Extracted records:
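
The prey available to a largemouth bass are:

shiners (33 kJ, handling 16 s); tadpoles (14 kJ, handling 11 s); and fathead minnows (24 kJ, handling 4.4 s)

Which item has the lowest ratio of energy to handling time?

tadpoles

In descending order of E/h:
fathead minnows: 24/4.4 = 5.45 kJ/s
shiners: 33/16 = 2.06 kJ/s
tadpoles: 14/11 = 1.27 kJ/s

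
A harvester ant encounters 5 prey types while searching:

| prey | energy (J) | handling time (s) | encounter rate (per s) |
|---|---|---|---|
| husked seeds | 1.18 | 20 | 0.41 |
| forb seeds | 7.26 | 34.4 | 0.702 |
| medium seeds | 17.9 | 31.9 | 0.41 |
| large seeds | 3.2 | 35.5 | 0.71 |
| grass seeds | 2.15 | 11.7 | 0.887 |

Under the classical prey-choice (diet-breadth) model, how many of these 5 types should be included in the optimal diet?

E/h in descending order: medium seeds 0.561, forb seeds 0.211, grass seeds 0.184, large seeds 0.0901, husked seeds 0.059 J/s. The optimal diet is the largest prefix of this list for which every included type satisfies E_i/h_i > R on the types above it.
Rate on top 1: 0.5213. forb seeds: 0.211 < 0.5213 → exclude; stop.
Optimal diet: medium seeds — 1 of 5 types.

1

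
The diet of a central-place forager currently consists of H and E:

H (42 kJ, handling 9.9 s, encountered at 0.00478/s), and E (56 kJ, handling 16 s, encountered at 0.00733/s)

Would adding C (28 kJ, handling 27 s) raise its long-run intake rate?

Yes

Current rate: (0.00478×42 + 0.00733×56)/(1 + 0.00478×9.9 + 0.00733×16) = 0.5248 kJ/s.
Profitability of C: 28/27 = 1.037 kJ/s.
1.037 > 0.5248, so adding C raises the average — include it.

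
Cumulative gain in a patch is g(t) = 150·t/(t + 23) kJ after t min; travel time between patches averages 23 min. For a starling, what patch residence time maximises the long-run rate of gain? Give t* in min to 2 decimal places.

23.00 min

By the marginal value theorem, leave when the instantaneous gain rate g'(t) equals the habitat-wide average g(t)/(T + t).
g'(t) = 150·23/(t + 23)². Setting 150·23/(t+23)² = 150t/[(t+23)(23+t)] gives 23(23+t) = t(t+23), so t² = 23×23 = 529.
t* = √529 = 23 min.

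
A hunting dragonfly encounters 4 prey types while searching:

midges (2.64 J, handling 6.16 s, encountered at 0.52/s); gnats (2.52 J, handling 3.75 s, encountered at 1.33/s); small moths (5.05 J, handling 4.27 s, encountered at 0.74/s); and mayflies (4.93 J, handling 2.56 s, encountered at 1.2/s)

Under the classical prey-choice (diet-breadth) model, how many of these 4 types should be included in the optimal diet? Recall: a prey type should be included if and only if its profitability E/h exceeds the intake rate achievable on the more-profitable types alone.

Profitabilities (E/h, J/s): mayflies 1.93, small moths 1.18, gnats 0.672, midges 0.429. Add prey in this order while the next type's profitability exceeds the intake rate on those already taken.
Rate on top 1: 1.453. small moths: 1.18 < 1.453 → exclude; stop.
Optimal diet: mayflies — 1 of 4 types.

1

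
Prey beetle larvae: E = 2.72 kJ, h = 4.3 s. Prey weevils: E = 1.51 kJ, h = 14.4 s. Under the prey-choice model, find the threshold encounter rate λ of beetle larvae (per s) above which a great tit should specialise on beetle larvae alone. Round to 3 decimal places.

The zero-one rule: include weevils iff E₂/h₂ > λE₁/(1+λh₁). Equality gives the switch point.
λE₁h₂ = E₂ + λE₂h₁ ⇒ λ = E₂/(E₁h₂ − E₂h₁) = 1.51/(39.17 − 6.493) = 0.04621 per s.

0.046 per s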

Instructions for the task: In the listing above, count the lines that contain "encounters". Give the number and nothing else.

Answer to this task: 2